▶ _What you are asked to do_
Output the full listing exactly.
⟨
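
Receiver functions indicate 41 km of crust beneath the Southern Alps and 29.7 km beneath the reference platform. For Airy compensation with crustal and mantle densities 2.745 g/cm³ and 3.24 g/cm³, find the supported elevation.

1.73 km

Excess crust Δ = 41 km − 29.7 km = 11.3 km, split between elevation h and root r with h + r = Δ.
Airy balance ρ_c h = (ρ_m − ρ_c) r gives r = h ρ_c/(ρ_m − ρ_c), so h (1 + ρ_c/(ρ_m − ρ_c)) = Δ, i.e. h = Δ (ρ_m − ρ_c)/ρ_m.
h = 11.3 km × 0.495/3.24 = 1.73 km.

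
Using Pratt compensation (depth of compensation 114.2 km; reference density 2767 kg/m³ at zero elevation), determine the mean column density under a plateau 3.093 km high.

2690 kg/m³

Pratt balance: ρ_ref D = ρ (D + h).
ρ = ρ_ref D/(D + h) = 2767 × 114.2 km/(114.2 km + 3.093 km) = 2690 kg/m³.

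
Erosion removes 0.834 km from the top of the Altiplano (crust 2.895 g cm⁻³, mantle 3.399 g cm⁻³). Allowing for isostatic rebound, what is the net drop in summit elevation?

0.124 km

Rebound u = e ρ_c/ρ_m = 0.834 km × 2.895/3.399 = 0.7103 km.
Net surface drop = e − u = 0.834 km − 0.7103 km = e (ρ_m − ρ_c)/ρ_m = 0.124 km.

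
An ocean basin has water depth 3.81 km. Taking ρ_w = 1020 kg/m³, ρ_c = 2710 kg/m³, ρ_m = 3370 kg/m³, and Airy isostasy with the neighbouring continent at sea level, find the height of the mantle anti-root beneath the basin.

Equating mass per unit area of the two columns: replacing crust with seawater at the top is compensated by replacing crust with mantle at the base: d (ρ_c − ρ_w) = a (ρ_m − ρ_c).
a = d (ρ_c − ρ_w)/(ρ_m − ρ_c) = 3.81 km × 1690/660 = 9.76 km.

9.76 km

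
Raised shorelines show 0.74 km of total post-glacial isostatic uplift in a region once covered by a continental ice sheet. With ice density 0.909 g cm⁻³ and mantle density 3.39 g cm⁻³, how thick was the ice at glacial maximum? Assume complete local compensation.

2.76 km

u = t ρ_ice/ρ_m → t = u ρ_m/ρ_ice = 0.74 km × 3.39/0.909 = 2.76 km.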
⟩
▶ _Answer box_
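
Receiver functions indicate 41 km of crust beneath the Southern Alps and 29.7 km beneath the reference platform. For Airy compensation with crustal and mantle densities 2.745 g/cm³ and 3.24 g/cm³, find the supported elevation.

1.73 km

Excess crust Δ = 41 km − 29.7 km = 11.3 km, split between elevation h and root r with h + r = Δ.
Airy balance ρ_c h = (ρ_m − ρ_c) r gives r = h ρ_c/(ρ_m − ρ_c), so h (1 + ρ_c/(ρ_m − ρ_c)) = Δ, i.e. h = Δ (ρ_m − ρ_c)/ρ_m.
h = 11.3 km × 0.495/3.24 = 1.73 km.

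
Using Pratt compensation (depth of compensation 114.2 km; reference density 2767 kg/m³ at zero elevation), determine the mean column density under a plateau 3.093 km high.

2690 kg/m³

Pratt balance: ρ_ref D = ρ (D + h).
ρ = ρ_ref D/(D + h) = 2767 × 114.2 km/(114.2 km + 3.093 km) = 2690 kg/m³.

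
Erosion removes 0.834 km from the top of the Altiplano (crust 2.895 g cm⁻³, mantle 3.399 g cm⁻³). Allowing for isostatic rebound, what is the net drop in summit elevation?

0.124 km

Rebound u = e ρ_c/ρ_m = 0.834 km × 2.895/3.399 = 0.7103 km.
Net surface drop = e − u = 0.834 km − 0.7103 km = e (ρ_m − ρ_c)/ρ_m = 0.124 km.

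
An ocean basin has water depth 3.81 km. Taking ρ_w = 1020 kg/m³, ρ_c = 2710 kg/m³, ρ_m = 3370 kg/m³, and Airy isostasy with the neighbouring continent at sea level, find the height of the mantle anti-root beneath the basin.

Equating mass per unit area of the two columns: replacing crust with seawater at the top is compensated by replacing crust with mantle at the base: d (ρ_c − ρ_w) = a (ρ_m − ρ_c).
a = d (ρ_c − ρ_w)/(ρ_m − ρ_c) = 3.81 km × 1690/660 = 9.76 km.

9.76 km

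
Raised shorelines show 0.74 km of total post-glacial isostatic uplift in a region once covered by a continental ice sheet. With ice density 0.909 g cm⁻³ and mantle density 3.39 g cm⁻³, how thick was the ice at glacial maximum? Assume complete local compensation.

2.76 km

u = t ρ_ice/ρ_m → t = u ρ_m/ρ_ice = 0.74 km × 3.39/0.909 = 2.76 km.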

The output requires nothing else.